> [Stored items from a collection]:
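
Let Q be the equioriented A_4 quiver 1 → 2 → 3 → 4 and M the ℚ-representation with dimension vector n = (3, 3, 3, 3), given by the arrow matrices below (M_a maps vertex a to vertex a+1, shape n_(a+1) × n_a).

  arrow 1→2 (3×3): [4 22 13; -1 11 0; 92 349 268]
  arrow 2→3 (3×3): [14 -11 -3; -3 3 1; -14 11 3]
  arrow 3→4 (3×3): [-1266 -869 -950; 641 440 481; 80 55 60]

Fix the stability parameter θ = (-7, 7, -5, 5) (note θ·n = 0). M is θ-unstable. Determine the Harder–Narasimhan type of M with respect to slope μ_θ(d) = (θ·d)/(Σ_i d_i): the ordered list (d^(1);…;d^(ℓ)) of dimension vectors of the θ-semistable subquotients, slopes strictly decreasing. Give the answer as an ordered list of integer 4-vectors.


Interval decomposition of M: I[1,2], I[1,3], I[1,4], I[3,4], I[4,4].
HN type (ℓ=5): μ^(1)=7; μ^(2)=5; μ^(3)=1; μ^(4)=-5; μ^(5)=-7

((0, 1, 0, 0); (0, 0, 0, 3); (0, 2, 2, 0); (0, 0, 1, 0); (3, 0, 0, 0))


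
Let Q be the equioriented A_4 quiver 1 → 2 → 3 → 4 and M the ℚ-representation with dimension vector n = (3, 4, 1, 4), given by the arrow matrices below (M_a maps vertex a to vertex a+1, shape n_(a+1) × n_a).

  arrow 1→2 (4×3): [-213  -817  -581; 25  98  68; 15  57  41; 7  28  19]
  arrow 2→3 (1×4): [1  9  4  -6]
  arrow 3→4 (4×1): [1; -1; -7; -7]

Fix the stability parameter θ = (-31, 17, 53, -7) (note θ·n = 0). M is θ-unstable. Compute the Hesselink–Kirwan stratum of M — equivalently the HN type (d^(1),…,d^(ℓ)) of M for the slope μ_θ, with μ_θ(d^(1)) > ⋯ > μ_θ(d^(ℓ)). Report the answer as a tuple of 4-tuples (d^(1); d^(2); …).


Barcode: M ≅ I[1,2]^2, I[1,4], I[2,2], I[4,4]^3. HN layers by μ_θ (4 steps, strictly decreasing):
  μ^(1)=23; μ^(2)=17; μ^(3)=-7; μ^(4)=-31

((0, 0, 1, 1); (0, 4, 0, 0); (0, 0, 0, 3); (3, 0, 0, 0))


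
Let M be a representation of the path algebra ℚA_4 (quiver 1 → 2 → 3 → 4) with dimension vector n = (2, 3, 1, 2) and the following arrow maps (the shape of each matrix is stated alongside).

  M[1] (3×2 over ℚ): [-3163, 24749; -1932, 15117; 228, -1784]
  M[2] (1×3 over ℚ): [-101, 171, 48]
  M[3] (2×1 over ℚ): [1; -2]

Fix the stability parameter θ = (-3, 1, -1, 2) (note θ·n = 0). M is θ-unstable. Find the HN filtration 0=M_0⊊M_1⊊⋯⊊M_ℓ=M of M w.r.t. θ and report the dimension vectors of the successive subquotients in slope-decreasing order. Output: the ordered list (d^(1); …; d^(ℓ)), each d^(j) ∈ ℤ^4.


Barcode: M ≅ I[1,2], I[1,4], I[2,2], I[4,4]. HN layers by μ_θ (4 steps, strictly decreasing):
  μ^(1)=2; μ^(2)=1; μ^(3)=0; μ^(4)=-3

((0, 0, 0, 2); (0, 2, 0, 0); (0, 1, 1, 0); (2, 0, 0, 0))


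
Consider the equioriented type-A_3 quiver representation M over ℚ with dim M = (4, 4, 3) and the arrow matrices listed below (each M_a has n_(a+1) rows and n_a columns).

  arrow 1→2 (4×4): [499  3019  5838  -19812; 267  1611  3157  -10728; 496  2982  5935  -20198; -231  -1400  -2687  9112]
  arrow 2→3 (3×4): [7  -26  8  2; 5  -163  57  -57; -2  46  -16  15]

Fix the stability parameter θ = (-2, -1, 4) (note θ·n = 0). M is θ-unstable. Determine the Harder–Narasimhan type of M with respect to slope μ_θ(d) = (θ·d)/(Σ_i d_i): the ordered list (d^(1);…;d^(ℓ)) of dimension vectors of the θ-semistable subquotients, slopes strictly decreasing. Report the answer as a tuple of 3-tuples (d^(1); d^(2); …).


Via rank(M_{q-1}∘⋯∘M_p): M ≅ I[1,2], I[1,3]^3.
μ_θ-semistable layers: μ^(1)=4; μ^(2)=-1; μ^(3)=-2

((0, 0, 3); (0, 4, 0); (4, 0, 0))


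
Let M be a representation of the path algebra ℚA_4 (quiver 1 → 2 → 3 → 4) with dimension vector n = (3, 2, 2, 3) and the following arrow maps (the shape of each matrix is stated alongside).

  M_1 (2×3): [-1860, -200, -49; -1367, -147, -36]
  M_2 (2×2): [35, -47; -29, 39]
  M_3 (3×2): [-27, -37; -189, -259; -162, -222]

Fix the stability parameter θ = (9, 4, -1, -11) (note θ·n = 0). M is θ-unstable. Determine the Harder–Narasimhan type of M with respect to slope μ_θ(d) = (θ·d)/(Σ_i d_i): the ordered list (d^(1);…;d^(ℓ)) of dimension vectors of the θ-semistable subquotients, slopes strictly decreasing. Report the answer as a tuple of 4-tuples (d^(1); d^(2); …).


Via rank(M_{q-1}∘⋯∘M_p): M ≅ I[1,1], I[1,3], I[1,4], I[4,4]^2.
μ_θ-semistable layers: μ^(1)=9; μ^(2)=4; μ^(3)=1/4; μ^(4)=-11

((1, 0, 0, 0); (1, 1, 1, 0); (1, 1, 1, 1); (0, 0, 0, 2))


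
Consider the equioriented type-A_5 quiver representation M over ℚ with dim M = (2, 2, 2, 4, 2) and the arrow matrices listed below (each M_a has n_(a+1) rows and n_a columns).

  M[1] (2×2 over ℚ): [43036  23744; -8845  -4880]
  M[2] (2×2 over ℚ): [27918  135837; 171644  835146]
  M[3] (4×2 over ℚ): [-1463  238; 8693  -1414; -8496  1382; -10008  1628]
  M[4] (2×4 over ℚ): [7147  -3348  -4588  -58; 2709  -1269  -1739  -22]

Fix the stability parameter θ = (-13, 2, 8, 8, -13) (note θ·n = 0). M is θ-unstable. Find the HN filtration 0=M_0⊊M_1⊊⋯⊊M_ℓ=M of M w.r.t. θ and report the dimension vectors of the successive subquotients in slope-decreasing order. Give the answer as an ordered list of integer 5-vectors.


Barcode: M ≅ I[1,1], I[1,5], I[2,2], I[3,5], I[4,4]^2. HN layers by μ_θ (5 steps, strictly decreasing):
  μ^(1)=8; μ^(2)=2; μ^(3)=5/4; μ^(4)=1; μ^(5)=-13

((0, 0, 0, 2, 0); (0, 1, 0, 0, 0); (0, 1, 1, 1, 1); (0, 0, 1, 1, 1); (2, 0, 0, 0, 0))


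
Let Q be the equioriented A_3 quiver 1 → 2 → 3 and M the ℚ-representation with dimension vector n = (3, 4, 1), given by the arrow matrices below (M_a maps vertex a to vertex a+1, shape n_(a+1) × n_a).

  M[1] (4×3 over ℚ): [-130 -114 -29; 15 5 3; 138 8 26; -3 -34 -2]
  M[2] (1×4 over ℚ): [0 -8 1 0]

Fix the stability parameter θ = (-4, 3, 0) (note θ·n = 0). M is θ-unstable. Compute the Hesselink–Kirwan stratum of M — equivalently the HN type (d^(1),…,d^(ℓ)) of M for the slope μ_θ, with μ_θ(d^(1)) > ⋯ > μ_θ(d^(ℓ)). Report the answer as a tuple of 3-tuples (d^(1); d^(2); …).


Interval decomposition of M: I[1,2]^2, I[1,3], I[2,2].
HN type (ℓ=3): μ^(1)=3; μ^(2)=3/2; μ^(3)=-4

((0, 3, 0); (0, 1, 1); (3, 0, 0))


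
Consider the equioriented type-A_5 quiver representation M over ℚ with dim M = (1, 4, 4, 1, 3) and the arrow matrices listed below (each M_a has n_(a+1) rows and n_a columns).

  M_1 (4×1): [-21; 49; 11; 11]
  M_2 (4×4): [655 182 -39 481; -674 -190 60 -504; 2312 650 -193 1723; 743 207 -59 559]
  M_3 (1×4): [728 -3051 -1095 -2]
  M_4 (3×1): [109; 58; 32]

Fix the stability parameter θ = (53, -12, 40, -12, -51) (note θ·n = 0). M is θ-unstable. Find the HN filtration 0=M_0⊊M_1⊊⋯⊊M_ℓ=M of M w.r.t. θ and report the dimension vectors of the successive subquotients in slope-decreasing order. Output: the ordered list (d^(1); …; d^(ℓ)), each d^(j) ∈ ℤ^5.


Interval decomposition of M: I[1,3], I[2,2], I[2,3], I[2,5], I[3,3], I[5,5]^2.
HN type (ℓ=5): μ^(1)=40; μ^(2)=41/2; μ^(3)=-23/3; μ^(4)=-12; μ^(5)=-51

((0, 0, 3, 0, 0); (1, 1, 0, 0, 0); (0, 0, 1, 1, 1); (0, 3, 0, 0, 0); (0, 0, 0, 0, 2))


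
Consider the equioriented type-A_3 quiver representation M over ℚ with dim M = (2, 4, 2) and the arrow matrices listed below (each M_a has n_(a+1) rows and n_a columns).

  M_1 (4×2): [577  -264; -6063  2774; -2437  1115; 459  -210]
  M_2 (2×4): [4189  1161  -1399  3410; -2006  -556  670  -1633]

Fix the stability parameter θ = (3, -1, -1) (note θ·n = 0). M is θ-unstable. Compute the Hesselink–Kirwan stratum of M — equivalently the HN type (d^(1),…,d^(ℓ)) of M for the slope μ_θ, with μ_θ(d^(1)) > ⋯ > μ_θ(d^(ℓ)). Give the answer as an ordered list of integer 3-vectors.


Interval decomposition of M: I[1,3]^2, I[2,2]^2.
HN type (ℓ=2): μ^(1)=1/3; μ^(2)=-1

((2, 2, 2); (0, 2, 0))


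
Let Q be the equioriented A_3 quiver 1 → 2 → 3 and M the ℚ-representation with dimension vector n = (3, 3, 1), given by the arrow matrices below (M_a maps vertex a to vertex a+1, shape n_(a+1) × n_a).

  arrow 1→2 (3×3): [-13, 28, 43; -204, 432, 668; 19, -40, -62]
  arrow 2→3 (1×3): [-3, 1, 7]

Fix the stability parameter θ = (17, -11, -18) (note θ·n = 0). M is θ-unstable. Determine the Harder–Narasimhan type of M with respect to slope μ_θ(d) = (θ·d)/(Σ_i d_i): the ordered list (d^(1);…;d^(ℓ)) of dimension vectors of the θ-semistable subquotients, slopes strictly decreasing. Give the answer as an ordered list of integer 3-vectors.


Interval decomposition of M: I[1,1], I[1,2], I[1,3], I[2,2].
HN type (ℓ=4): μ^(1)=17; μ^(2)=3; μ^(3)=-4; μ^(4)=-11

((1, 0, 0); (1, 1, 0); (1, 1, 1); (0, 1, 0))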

> [Directions]: Output, exactly and in full, the lines from the start of the entries above through the line that contains "arrow 3→4 (4×1): [1; -1; -7; -7]".

> [Task answer]:
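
Let Q be the equioriented A_4 quiver 1 → 2 → 3 → 4 and M the ℚ-representation with dimension vector n = (3, 3, 3, 3), given by the arrow matrices below (M_a maps vertex a to vertex a+1, shape n_(a+1) × n_a).

  arrow 1→2 (3×3): [4 22 13; -1 11 0; 92 349 268]
  arrow 2→3 (3×3): [14 -11 -3; -3 3 1; -14 11 3]
  arrow 3→4 (3×3): [-1266 -869 -950; 641 440 481; 80 55 60]

Fix the stability parameter θ = (-7, 7, -5, 5) (note θ·n = 0). M is θ-unstable. Determine the Harder–Narasimhan type of M with respect to slope μ_θ(d) = (θ·d)/(Σ_i d_i): the ordered list (d^(1);…;d^(ℓ)) of dimension vectors of the θ-semistable subquotients, slopes strictly decreasing. Give the answer as an ordered list of integer 4-vectors.


Interval decomposition of M: I[1,2], I[1,3], I[1,4], I[3,4], I[4,4].
HN type (ℓ=5): μ^(1)=7; μ^(2)=5; μ^(3)=1; μ^(4)=-5; μ^(5)=-7

((0, 1, 0, 0); (0, 0, 0, 3); (0, 2, 2, 0); (0, 0, 1, 0); (3, 0, 0, 0))


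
Let Q be the equioriented A_4 quiver 1 → 2 → 3 → 4 and M the ℚ-representation with dimension vector n = (3, 4, 1, 4), given by the arrow matrices below (M_a maps vertex a to vertex a+1, shape n_(a+1) × n_a).

  arrow 1→2 (4×3): [-213  -817  -581; 25  98  68; 15  57  41; 7  28  19]
  arrow 2→3 (1×4): [1  9  4  -6]
  arrow 3→4 (4×1): [1; -1; -7; -7]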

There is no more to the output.